===== Provided data

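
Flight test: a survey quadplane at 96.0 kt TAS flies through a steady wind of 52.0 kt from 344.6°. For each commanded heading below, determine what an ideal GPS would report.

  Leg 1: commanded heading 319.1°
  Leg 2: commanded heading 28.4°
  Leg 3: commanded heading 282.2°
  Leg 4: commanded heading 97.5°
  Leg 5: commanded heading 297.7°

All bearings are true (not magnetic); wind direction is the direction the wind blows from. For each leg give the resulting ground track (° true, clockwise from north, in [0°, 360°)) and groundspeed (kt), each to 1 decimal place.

Leg 1: heading 319.1°; drift -24.5° → track 294.6°, groundspeed 53.9 kt
Leg 2: heading 28.4°; drift +31.6° → track 60.0°, groundspeed 68.7 kt
Leg 3: heading 282.2°; drift -32.7° → track 249.5°, groundspeed 85.4 kt
Leg 4: heading 97.5°; drift +22.4° → track 119.9°, groundspeed 125.7 kt
Leg 5: heading 297.7°; drift -32.1° → track 265.6°, groundspeed 71.4 kt

Leg 1: track=294.6°, groundspeed=53.9 kt
Leg 2: track=60.0°, groundspeed=68.7 kt
Leg 3: track=249.5°, groundspeed=85.4 kt
Leg 4: track=119.9°, groundspeed=125.7 kt
Leg 5: track=265.6°, groundspeed=71.4 kt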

==========

**Exercise requirements**
Of the lines above, copy each that contains "commanded".

**Problem solution**
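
Flight test: a survey quadplane at 96.0 kt TAS flies through a steady wind of 52.0 kt from 344.6°. For each commanded heading below, determine what an ideal GPS would report.
  Leg 1: commanded heading 319.1°
  Leg 2: commanded heading 28.4°
  Leg 3: commanded heading 282.2°
  Leg 4: commanded heading 97.5°
  Leg 5: commanded heading 297.7°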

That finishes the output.